* TASK INPUTS
══════════════════════════════
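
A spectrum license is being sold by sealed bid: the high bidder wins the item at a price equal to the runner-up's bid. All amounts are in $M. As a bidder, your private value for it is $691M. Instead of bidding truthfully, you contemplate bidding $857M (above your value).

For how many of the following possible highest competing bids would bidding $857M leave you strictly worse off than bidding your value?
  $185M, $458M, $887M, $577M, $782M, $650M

The deviation hurts exactly when the highest competing bid lies strictly between $691M and $857M — overbidding then wins at a price above your value.
$185M: below both → same outcome either way.
$458M: below both → same outcome either way.
$887M: above both → same outcome either way.
$577M: below both → same outcome either way.
$782M: inside the interval → strictly worse (loss $91M).
$650M: below both → same outcome either way.
Count: 1.

1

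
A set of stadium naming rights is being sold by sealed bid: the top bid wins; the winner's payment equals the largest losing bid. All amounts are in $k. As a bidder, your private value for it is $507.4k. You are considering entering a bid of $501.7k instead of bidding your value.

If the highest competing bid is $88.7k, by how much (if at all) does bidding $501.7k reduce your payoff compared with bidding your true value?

$0k

Bidding your value $507.4k: you win (since $507.4k > $88.7k) and pay $88.7k. Payoff $418.7k.
Bidding $501.7k: you win and pay $88.7k. Payoff $507.4k − $88.7k = $418.7k.
Difference = $418.7k − $418.7k = $0k; both bids lead to the same outcome because the competing bid is below both your value and your alternative bid.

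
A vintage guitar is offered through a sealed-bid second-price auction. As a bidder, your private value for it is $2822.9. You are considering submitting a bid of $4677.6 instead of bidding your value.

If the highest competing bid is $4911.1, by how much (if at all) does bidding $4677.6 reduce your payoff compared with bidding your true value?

Bidding your value $2822.9: you lose (since $2822.9 < $4911.1). Payoff $0.
Bidding $4677.6: you lose. Payoff $0.
Difference = $0 − $0 = $0; both bids lead to the same outcome because the competing bid is above both your value and your alternative bid.
Because the price is fixed by the runner-up's bid, deviating from your value can only change a good outcome into a bad one — never the reverse.

$0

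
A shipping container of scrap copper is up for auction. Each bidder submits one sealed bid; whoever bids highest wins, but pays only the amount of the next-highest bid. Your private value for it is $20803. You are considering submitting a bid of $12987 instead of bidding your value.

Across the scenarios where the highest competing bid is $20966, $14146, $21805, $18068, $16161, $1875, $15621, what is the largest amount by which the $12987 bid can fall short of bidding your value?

$6657

$20966: same outcome either way → loss $0.
$14146: truthful gives $6657, deviation gives $0 → loss $6657.
$21805: same outcome either way → loss $0.
$18068: truthful gives $2735, deviation gives $0 → loss $2735.
$16161: truthful gives $4642, deviation gives $0 → loss $4642.
$1875: same outcome either way → loss $0.
$15621: truthful gives $5182, deviation gives $0 → loss $5182.
Maximum loss: $6657.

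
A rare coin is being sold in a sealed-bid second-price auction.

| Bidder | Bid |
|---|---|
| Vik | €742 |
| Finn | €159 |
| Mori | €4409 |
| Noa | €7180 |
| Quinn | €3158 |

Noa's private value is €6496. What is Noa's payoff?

€2087

Highest bid: Noa at €7180, so Noa wins.
Second-highest bid: Mori at €4409 — that is the price the winner pays.
Noa's payoff = value − price = €6496 − €4409 = €2087.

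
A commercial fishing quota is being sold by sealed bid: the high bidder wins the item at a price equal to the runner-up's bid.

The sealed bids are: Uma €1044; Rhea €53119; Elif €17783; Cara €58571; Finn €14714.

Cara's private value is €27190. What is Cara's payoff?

Highest bid: Cara at €58571, so Cara wins.
Second-highest bid: Rhea at €53119 — that is the price the winner pays.
Cara's payoff = value − price = €27190 − €53119 = −€25929.

−€25929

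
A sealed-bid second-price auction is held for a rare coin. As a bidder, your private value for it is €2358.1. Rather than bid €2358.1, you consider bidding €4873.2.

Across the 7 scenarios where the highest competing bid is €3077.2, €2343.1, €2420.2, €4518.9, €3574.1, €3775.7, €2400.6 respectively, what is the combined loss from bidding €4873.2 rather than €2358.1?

The deviation costs you only when the competing bid falls strictly between €2358.1 and €4873.2; elsewhere both bids give the same outcome.
€3077.2: truthful payoff €0, deviation payoff −€719.1 → loss €719.1.
€2343.1: outcomes coincide → loss €0.
€2420.2: truthful payoff €0, deviation payoff −€62.1 → loss €62.1.
€4518.9: truthful payoff €0, deviation payoff −€2160.8 → loss €2160.8.
€3574.1: truthful payoff €0, deviation payoff −€1216 → loss €1216.
€3775.7: truthful payoff €0, deviation payoff −€1417.6 → loss €1417.6.
€2400.6: truthful payoff €0, deviation payoff −€42.5 → loss €42.5.
Total loss = €719.1 + €62.1 + €2160.8 + €1216 + €1417.6 + €42.5 = €5618.1.

€5618.1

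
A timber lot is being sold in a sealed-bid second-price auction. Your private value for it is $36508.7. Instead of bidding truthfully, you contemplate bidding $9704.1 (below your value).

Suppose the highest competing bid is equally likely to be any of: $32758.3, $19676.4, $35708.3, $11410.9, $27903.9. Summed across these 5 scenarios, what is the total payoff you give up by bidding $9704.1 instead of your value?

$55085.7

The deviation costs you only when the competing bid falls strictly between $9704.1 and $36508.7; elsewhere both bids give the same outcome.
$32758.3: truthful payoff $3750.4, deviation payoff $0 → loss $3750.4.
$19676.4: truthful payoff $16832.3, deviation payoff $0 → loss $16832.3.
$35708.3: truthful payoff $800.4, deviation payoff $0 → loss $800.4.
$11410.9: truthful payoff $25097.8, deviation payoff $0 → loss $25097.8.
$27903.9: truthful payoff $8604.8, deviation payoff $0 → loss $8604.8.
Total loss = $3750.4 + $16832.3 + $800.4 + $25097.8 + $8604.8 = $55085.7.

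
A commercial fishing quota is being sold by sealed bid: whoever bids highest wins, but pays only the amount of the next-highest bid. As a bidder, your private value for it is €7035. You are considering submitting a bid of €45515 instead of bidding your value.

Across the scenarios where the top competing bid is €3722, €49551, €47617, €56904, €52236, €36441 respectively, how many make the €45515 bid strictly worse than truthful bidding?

1

The deviation hurts exactly when the highest competing bid lies strictly between €7035 and €45515 — overbidding then wins at a price above your value.
€3722: below both → same outcome either way.
€49551: above both → same outcome either way.
€47617: above both → same outcome either way.
€56904: above both → same outcome either way.
€52236: above both → same outcome either way.
€36441: inside the interval → strictly worse (loss €29406).
Count: 1.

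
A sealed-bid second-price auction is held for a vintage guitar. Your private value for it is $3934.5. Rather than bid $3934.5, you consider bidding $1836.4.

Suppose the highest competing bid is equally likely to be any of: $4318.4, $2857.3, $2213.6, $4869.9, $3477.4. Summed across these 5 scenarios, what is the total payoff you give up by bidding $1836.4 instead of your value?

The deviation costs you only when the competing bid falls strictly between $1836.4 and $3934.5; elsewhere both bids give the same outcome.
$4318.4: outcomes coincide → loss $0.
$2857.3: truthful payoff $1077.2, deviation payoff $0 → loss $1077.2.
$2213.6: truthful payoff $1720.9, deviation payoff $0 → loss $1720.9.
$4869.9: outcomes coincide → loss $0.
$3477.4: truthful payoff $457.1, deviation payoff $0 → loss $457.1.
Total loss = $1077.2 + $1720.9 + $457.1 = $3255.2.
Truthful bidding weakly dominates here: raising your bid can only win items priced above your value, and lowering it can only forfeit items priced below.

$3255.2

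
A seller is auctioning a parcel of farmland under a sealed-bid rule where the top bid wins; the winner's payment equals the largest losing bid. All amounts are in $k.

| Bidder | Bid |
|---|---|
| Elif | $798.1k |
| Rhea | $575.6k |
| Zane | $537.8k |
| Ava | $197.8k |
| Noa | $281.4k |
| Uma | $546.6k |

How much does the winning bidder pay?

$575.6k

Highest bid: Elif at $798.1k, so Elif wins.
Second-highest bid: Rhea at $575.6k — that is the price the winner pays.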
══════════════════════════════
* WHAT TO PRODUCE
From the line holding "A seller is" to the last line of the data above, copy every line exactly and include nothing more.

* YOUR RESPONSE
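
A seller is auctioning a parcel of farmland under a sealed-bid rule where the top bid wins; the winner's payment equals the largest losing bid. All amounts are in $k.

| Bidder | Bid |
|---|---|
| Elif | $798.1k |
| Rhea | $575.6k |
| Zane | $537.8k |
| Ava | $197.8k |
| Noa | $281.4k |
| Uma | $546.6k |

How much does the winning bidder pay?

$575.6k

Highest bid: Elif at $798.1k, so Elif wins.
Second-highest bid: Rhea at $575.6k — that is the price the winner pays.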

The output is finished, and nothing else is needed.